DATA SUPPLIED Block Start
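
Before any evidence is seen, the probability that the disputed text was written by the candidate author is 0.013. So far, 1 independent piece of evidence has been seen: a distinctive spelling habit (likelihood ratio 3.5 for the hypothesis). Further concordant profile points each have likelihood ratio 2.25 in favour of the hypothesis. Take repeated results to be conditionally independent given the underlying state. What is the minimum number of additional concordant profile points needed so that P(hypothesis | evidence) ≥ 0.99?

Prior odds = 0.013/0.987 = 13/987.
Bayes factor of the evidence already in hand = 3.5.
Odds after that evidence = (13/987) × 3.5 = 13/282.
Target odds = 0.99/0.01 = 99.
Need 2.25ⁿ ≥ 99 ÷ (13/282) = 27918/13.
2.25⁹ = 387420489/262144 falls short of 27918/13 but 2.25¹⁰ ≈3325.26 reaches it, so n = 10.

10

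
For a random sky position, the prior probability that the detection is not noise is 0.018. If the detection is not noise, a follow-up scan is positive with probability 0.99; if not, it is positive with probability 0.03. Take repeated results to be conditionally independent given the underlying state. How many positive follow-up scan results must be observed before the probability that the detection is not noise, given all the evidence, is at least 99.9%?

4

Prior odds = 0.018/0.982 = 9/491.
Likelihood ratio of a positive = 0.99/0.03 = 33.
Target odds: 0.999 ÷ 0.001 = 999.
Need (9/491) × 33ⁿ ≥ 999, i.e. 33ⁿ ≥ 54501.
33³ = 35937 falls short of 54501 but 33⁴ = 1185921 reaches it, so n = 4.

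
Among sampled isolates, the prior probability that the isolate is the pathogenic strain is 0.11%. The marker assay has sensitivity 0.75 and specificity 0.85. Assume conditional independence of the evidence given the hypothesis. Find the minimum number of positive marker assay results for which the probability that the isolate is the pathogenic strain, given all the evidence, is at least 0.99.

8

Prior odds: 0.0011 ÷ 0.9989 = 11/9989.
False-positive rate = 1 − 0.85 = 0.15; likelihood ratio of a positive = 0.75/0.15 = 5.
Target posterior odds = 0.99/0.01 = 99.
Need (11/9989) × 5ⁿ ≥ 99, i.e. 5ⁿ ≥ 89901.
5⁷ = 78125 falls short of 89901 but 5⁸ = 390625 reaches it, so n = 8.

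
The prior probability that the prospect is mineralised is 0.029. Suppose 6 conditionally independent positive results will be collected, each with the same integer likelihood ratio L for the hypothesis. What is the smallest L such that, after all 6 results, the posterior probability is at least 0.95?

3

Prior odds = 0.029/0.971 = 29/971.
Target odds = 0.95/0.05 = 19.
Need L⁶ ≥ 19 ÷ (29/971) = 18449/29.
2⁶ = 64 < 18449/29 ≤ 729 = 3⁶, so L = 3.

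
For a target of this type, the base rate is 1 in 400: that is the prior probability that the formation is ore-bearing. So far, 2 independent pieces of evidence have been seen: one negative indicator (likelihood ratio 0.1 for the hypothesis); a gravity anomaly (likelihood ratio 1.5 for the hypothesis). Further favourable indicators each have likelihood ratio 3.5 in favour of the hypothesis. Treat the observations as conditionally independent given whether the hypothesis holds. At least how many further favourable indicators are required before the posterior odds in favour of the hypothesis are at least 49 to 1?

10

Prior odds = 0.0025/0.9975 = 1/399.
Combined Bayes factor of the evidence already in hand = 0.1 × 1.5 = 0.15.
Odds after that evidence = (1/399) × 0.15 = 1/2660.
Target odds = 49.
Need 3.5ⁿ ≥ 49 ÷ (1/2660) = 130340.
3.5⁹ = 40353607/512 falls short of 130340 but 3.5¹⁰ = 282475249/1024 reaches it, so n = 10.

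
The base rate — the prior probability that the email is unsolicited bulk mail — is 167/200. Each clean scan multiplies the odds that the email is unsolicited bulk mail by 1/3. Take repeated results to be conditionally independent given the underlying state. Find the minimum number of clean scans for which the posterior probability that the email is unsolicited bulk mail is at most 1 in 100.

6

Prior odds = 0.835/0.165 = 167/33.
Likelihood ratio per clean scan = 1/3.
Target odds: 0.01 ÷ 0.99 = 1/99.
Require (1/3)ⁿ ≤ 1/99 ÷ (167/33) = 1/501.
(1/3)⁵ = 1/243 is still above 1/501 but (1/3)⁶ = 1/729 is at or below it, so n = 6.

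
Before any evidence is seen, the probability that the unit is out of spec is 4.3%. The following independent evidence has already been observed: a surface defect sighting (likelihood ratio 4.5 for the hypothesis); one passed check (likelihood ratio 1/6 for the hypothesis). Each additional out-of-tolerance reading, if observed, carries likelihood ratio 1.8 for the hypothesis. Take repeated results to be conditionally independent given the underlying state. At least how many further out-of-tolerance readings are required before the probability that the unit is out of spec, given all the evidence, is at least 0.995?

15

Prior odds = 0.043/0.957 = 43/957.
Combined Bayes factor of the evidence already in hand = 4.5 × (1/6) = 0.75.
Odds after that evidence = (43/957) × 0.75 = 43/1276.
Target odds = 0.995/0.005 = 199.
Need 1.8ⁿ ≥ 199 ÷ (43/1276) = 253924/43.
1.8¹⁴ ≈3748.13 falls short of 253924/43 but 1.8¹⁵ ≈6746.64 reaches it, so n = 15.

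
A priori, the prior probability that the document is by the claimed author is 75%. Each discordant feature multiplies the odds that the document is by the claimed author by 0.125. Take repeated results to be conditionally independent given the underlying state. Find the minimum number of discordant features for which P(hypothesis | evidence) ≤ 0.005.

4

Prior odds = 0.75/0.25 = 3.
Likelihood ratio per discordant feature = 0.125.
Target posterior odds = 0.005/0.995 = 1/199.
Require 0.125ⁿ ≤ 1/199 ÷ 3 = 1/597.
0.125³ = 0.001953125 is still above 1/597 but 0.125⁴ = 1/4096 is at or below it, so n = 4.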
DATA SUPPLIED Block End
Please quote every record above exactly as it appears.

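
Before any evidence is seen, the probability that the disputed text was written by the candidate author is 0.013. So far, 1 independent piece of evidence has been seen: a distinctive spelling habit (likelihood ratio 3.5 for the hypothesis). Further concordant profile points each have likelihood ratio 2.25 in favour of the hypothesis. Take repeated results to be conditionally independent given the underlying state. What is the minimum number of additional concordant profile points needed so that P(hypothesis | evidence) ≥ 0.99?

Prior odds = 0.013/0.987 = 13/987.
Bayes factor of the evidence already in hand = 3.5.
Odds after that evidence = (13/987) × 3.5 = 13/282.
Target odds = 0.99/0.01 = 99.
Need 2.25ⁿ ≥ 99 ÷ (13/282) = 27918/13.
2.25⁹ = 387420489/262144 falls short of 27918/13 but 2.25¹⁰ ≈3325.26 reaches it, so n = 10.

10

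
For a random sky position, the prior probability that the detection is not noise is 0.018. If the detection is not noise, a follow-up scan is positive with probability 0.99; if not, it is positive with probability 0.03. Take repeated results to be conditionally independent given the underlying state. How many positive follow-up scan results must be observed before the probability that the detection is not noise, given all the evidence, is at least 99.9%?

4

Prior odds = 0.018/0.982 = 9/491.
Likelihood ratio of a positive = 0.99/0.03 = 33.
Target odds: 0.999 ÷ 0.001 = 999.
Need (9/491) × 33ⁿ ≥ 999, i.e. 33ⁿ ≥ 54501.
33³ = 35937 falls short of 54501 but 33⁴ = 1185921 reaches it, so n = 4.

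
Among sampled isolates, the prior probability that the isolate is the pathogenic strain is 0.11%. The marker assay has sensitivity 0.75 and specificity 0.85. Assume conditional independence of the evidence given the hypothesis. Find the minimum number of positive marker assay results for which the probability that the isolate is the pathogenic strain, given all the evidence, is at least 0.99.

8

Prior odds: 0.0011 ÷ 0.9989 = 11/9989.
False-positive rate = 1 − 0.85 = 0.15; likelihood ratio of a positive = 0.75/0.15 = 5.
Target posterior odds = 0.99/0.01 = 99.
Need (11/9989) × 5ⁿ ≥ 99, i.e. 5ⁿ ≥ 89901.
5⁷ = 78125 falls short of 89901 but 5⁸ = 390625 reaches it, so n = 8.

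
The prior probability that the prospect is mineralised is 0.029. Suppose 6 conditionally independent positive results will be collected, each with the same integer likelihood ratio L for the hypothesis. What is the smallest L such that, after all 6 results, the posterior probability is at least 0.95?

3

Prior odds = 0.029/0.971 = 29/971.
Target odds = 0.95/0.05 = 19.
Need L⁶ ≥ 19 ÷ (29/971) = 18449/29.
2⁶ = 64 < 18449/29 ≤ 729 = 3⁶, so L = 3.

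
For a target of this type, the base rate is 1 in 400: that is the prior probability that the formation is ore-bearing. So far, 2 independent pieces of evidence have been seen: one negative indicator (likelihood ratio 0.1 for the hypothesis); a gravity anomaly (likelihood ratio 1.5 for the hypothesis). Further favourable indicators each have likelihood ratio 3.5 in favour of the hypothesis. Treat the observations as conditionally independent given whether the hypothesis holds. At least how many further favourable indicators are required before the posterior odds in favour of the hypothesis are at least 49 to 1?

10

Prior odds = 0.0025/0.9975 = 1/399.
Combined Bayes factor of the evidence already in hand = 0.1 × 1.5 = 0.15.
Odds after that evidence = (1/399) × 0.15 = 1/2660.
Target odds = 49.
Need 3.5ⁿ ≥ 49 ÷ (1/2660) = 130340.
3.5⁹ = 40353607/512 falls short of 130340 but 3.5¹⁰ = 282475249/1024 reaches it, so n = 10.

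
The base rate — the prior probability that the email is unsolicited bulk mail — is 167/200. Each clean scan multiplies the odds that the email is unsolicited bulk mail by 1/3. Take repeated results to be conditionally independent given the underlying state. Find the minimum number of clean scans for which the posterior probability that the email is unsolicited bulk mail is at most 1 in 100.

6

Prior odds = 0.835/0.165 = 167/33.
Likelihood ratio per clean scan = 1/3.
Target odds: 0.01 ÷ 0.99 = 1/99.
Require (1/3)ⁿ ≤ 1/99 ÷ (167/33) = 1/501.
(1/3)⁵ = 1/243 is still above 1/501 but (1/3)⁶ = 1/729 is at or below it, so n = 6.

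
Before any evidence is seen, the probability that the unit is out of spec is 4.3%. The following independent evidence has already been observed: a surface defect sighting (likelihood ratio 4.5 for the hypothesis); one passed check (likelihood ratio 1/6 for the hypothesis). Each additional out-of-tolerance reading, if observed, carries likelihood ratio 1.8 for the hypothesis. Take repeated results to be conditionally independent given the underlying state. At least how many further out-of-tolerance readings are required before the probability that the unit is out of spec, given all the evidence, is at least 0.995?

15

Prior odds = 0.043/0.957 = 43/957.
Combined Bayes factor of the evidence already in hand = 4.5 × (1/6) = 0.75.
Odds after that evidence = (43/957) × 0.75 = 43/1276.
Target odds = 0.995/0.005 = 199.
Need 1.8ⁿ ≥ 199 ÷ (43/1276) = 253924/43.
1.8¹⁴ ≈3748.13 falls short of 253924/43 but 1.8¹⁵ ≈6746.64 reaches it, so n = 15.

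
A priori, the prior probability that the document is by the claimed author is 75%. Each discordant feature multiplies the odds that the document is by the claimed author by 0.125. Take repeated results to be conditionally independent given the underlying state. Find the minimum number of discordant features for which P(hypothesis | evidence) ≤ 0.005.

4

Prior odds = 0.75/0.25 = 3.
Likelihood ratio per discordant feature = 0.125.
Target posterior odds = 0.005/0.995 = 1/199.
Require 0.125ⁿ ≤ 1/199 ÷ 3 = 1/597.
0.125³ = 0.001953125 is still above 1/597 but 0.125⁴ = 1/4096 is at or below it, so n = 4.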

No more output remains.